Copy the listing below in full, exactly as given.

* GIVEN ENTRIES *
------------------------

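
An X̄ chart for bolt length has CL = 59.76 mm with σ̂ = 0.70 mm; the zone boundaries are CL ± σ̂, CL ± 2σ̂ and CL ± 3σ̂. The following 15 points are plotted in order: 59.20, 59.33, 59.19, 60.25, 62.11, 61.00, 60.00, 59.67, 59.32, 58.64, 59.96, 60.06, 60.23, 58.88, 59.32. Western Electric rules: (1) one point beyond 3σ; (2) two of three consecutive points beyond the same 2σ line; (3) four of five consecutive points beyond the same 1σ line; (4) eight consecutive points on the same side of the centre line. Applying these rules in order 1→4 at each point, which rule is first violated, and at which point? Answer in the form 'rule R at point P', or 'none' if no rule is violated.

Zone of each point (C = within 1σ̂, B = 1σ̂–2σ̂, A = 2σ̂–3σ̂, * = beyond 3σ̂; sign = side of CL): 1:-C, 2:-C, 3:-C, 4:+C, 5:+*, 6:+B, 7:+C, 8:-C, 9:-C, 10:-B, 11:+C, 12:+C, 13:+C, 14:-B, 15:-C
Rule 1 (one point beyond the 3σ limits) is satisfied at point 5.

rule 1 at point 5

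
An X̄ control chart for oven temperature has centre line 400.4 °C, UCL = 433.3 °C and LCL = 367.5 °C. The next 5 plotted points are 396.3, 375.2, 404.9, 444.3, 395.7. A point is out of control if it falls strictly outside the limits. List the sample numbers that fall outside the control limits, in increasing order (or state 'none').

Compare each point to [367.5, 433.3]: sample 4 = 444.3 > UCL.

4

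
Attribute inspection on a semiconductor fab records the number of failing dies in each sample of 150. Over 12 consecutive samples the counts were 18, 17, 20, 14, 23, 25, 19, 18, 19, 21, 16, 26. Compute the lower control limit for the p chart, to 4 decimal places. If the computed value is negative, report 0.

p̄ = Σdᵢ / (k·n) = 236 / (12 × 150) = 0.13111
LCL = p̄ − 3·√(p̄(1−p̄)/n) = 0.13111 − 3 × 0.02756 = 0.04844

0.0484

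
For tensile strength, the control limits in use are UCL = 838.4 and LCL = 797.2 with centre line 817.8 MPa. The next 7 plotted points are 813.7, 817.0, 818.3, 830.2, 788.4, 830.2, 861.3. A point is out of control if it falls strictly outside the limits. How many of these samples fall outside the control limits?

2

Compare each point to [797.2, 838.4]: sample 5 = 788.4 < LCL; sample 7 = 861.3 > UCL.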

------------------------

* ANSWER SECTION *
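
An X̄ chart for bolt length has CL = 59.76 mm with σ̂ = 0.70 mm; the zone boundaries are CL ± σ̂, CL ± 2σ̂ and CL ± 3σ̂. The following 15 points are plotted in order: 59.20, 59.33, 59.19, 60.25, 62.11, 61.00, 60.00, 59.67, 59.32, 58.64, 59.96, 60.06, 60.23, 58.88, 59.32. Western Electric rules: (1) one point beyond 3σ; (2) two of three consecutive points beyond the same 2σ line; (3) four of five consecutive points beyond the same 1σ line; (4) eight consecutive points on the same side of the centre line. Applying these rules in order 1→4 at each point, which rule is first violated, and at which point? Answer in the form 'rule R at point P', or 'none' if no rule is violated.

Zone of each point (C = within 1σ̂, B = 1σ̂–2σ̂, A = 2σ̂–3σ̂, * = beyond 3σ̂; sign = side of CL): 1:-C, 2:-C, 3:-C, 4:+C, 5:+*, 6:+B, 7:+C, 8:-C, 9:-C, 10:-B, 11:+C, 12:+C, 13:+C, 14:-B, 15:-C
Rule 1 (one point beyond the 3σ limits) is satisfied at point 5.

rule 1 at point 5

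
An X̄ control chart for oven temperature has centre line 400.4 °C, UCL = 433.3 °C and LCL = 367.5 °C. The next 5 plotted points are 396.3, 375.2, 404.9, 444.3, 395.7. A point is out of control if it falls strictly outside the limits. List the sample numbers that fall outside the control limits, in increasing order (or state 'none').

Compare each point to [367.5, 433.3]: sample 4 = 444.3 > UCL.

4

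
Attribute inspection on a semiconductor fab records the number of failing dies in each sample of 150. Over 12 consecutive samples the counts were 18, 17, 20, 14, 23, 25, 19, 18, 19, 21, 16, 26. Compute the lower control limit for the p chart, to 4 decimal places. If the computed value is negative, report 0.

p̄ = Σdᵢ / (k·n) = 236 / (12 × 150) = 0.13111
LCL = p̄ − 3·√(p̄(1−p̄)/n) = 0.13111 − 3 × 0.02756 = 0.04844

0.0484

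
For tensile strength, the control limits in use are UCL = 838.4 and LCL = 797.2 with centre line 817.8 MPa. The next 7 plotted points are 813.7, 817.0, 818.3, 830.2, 788.4, 830.2, 861.3. A point is out of control if it falls strictly outside the limits. How many of these samples fall outside the control limits?

2

Compare each point to [797.2, 838.4]: sample 5 = 788.4 < LCL; sample 7 = 861.3 > UCL.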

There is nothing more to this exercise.